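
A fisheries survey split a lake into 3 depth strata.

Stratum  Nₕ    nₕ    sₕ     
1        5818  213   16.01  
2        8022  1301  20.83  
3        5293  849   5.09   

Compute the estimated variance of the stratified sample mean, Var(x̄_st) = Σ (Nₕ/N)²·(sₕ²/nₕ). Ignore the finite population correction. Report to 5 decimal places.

N = 19133; Wₕ = Nₕ/N.
stratum 1: (5818/19133)²·16.01²/213 = 0.11127160
stratum 2: (8022/19133)²·20.83²/1301 = 0.05862737
stratum 3: (5293/19133)²·5.09²/849 = 0.00233542
Sum = 0.17223440 → 0.17223.

0.17223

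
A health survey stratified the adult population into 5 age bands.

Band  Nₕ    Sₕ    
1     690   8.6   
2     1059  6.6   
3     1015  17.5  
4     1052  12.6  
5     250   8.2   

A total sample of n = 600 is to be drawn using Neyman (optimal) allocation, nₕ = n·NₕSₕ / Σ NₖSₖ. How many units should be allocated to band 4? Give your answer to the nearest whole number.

Σ NₕSₕ = 690·8.6 + 1059·6.6 + 1015·17.5 + 1052·12.6 + 250·8.2 = 45991.1.
Share for 4: 13255.2/45991.1 = 0.28821.
n_4 = 600 × 0.28821 = 172.927... → 173.

173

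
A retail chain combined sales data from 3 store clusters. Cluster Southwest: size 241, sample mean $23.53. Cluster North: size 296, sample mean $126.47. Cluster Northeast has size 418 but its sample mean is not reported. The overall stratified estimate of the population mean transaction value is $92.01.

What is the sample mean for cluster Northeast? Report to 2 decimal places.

107.09

Σ Nₕx̄ₕ = N·μ, so 418·x̄_Northeast = 955·92.01 − (241·23.53 + 296·126.47).
= 87869.55 − 43105.85 = 44763.7.
x̄_Northeast = 44763.7 / 418 = 107.0902... → 107.09.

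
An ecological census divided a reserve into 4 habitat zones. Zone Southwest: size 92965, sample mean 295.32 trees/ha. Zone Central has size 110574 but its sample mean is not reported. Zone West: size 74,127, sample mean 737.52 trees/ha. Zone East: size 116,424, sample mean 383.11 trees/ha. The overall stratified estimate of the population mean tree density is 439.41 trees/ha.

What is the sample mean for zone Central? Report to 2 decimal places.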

◆ TASK REQUIREMENTS ◆
Which lines above include "Southwest"? Show each of them by copying it.

◆ TASK SOLUTION ◆
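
A retail chain combined sales data from 3 store clusters. Cluster Southwest: size 241, sample mean $23.53. Cluster North: size 296, sample mean $126.47. Cluster Northeast has size 418 but its sample mean is not reported. The overall stratified estimate of the population mean transaction value is $92.01.
An ecological census divided a reserve into 4 habitat zones. Zone Southwest: size 92965, sample mean 295.32 trees/ha. Zone Central has size 110574 but its sample mean is not reported. Zone West: size 74,127, sample mean 737.52 trees/ha. Zone East: size 116,424, sample mean 383.11 trees/ha. The overall stratified estimate of the population mean tree density is 439.41 trees/ha.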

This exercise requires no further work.